(Stored data)
>>

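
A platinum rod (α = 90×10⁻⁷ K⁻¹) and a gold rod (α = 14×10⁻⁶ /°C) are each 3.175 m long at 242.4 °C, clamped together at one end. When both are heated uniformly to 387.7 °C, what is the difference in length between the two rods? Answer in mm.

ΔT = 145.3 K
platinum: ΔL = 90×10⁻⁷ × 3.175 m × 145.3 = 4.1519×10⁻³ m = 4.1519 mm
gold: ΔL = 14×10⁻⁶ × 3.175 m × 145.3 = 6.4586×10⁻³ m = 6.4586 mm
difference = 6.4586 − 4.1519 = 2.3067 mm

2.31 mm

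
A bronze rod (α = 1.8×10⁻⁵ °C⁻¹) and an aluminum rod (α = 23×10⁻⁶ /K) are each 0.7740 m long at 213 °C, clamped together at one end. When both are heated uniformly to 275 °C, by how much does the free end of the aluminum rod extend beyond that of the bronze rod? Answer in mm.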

<<
>>

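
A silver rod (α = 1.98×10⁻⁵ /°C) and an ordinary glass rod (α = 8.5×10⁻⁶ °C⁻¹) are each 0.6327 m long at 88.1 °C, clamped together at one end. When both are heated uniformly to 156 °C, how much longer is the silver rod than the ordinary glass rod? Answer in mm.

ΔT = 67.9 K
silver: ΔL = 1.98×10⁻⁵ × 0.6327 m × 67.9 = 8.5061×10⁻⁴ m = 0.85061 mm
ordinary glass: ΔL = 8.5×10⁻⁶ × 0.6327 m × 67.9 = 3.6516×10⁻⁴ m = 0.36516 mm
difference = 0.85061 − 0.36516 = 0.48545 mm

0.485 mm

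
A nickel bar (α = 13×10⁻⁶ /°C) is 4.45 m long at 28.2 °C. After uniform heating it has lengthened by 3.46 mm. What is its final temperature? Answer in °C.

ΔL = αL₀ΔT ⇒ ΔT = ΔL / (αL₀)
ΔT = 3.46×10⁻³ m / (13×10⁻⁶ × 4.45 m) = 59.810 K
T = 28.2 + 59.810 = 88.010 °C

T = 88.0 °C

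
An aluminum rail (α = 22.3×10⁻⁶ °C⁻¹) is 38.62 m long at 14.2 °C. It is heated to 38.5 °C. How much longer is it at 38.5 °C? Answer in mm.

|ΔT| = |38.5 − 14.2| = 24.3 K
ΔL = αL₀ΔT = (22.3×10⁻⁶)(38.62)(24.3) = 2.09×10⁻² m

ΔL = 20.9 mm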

<<

» REQUIRED ACTION: Which lines run from the one holding "A platinum rod" through the one holding "A bronze rod" in the records above? Repeat them exactly, both included, and nothing more.

» COMPLETED TASK:
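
A platinum rod (α = 90×10⁻⁷ K⁻¹) and a gold rod (α = 14×10⁻⁶ /°C) are each 3.175 m long at 242.4 °C, clamped together at one end. When both are heated uniformly to 387.7 °C, what is the difference in length between the two rods? Answer in mm.

ΔT = 145.3 K
platinum: ΔL = 90×10⁻⁷ × 3.175 m × 145.3 = 4.1519×10⁻³ m = 4.1519 mm
gold: ΔL = 14×10⁻⁶ × 3.175 m × 145.3 = 6.4586×10⁻³ m = 6.4586 mm
difference = 6.4586 − 4.1519 = 2.3067 mm

2.31 mm

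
A bronze rod (α = 1.8×10⁻⁵ °C⁻¹) and an aluminum rod (α = 23×10⁻⁶ /K) are each 0.7740 m long at 213 °C, clamped together at one end. When both are heated uniformly to 275 °C, by how much does the free end of the aluminum rod extend beyond that of the bronze rod? Answer in mm.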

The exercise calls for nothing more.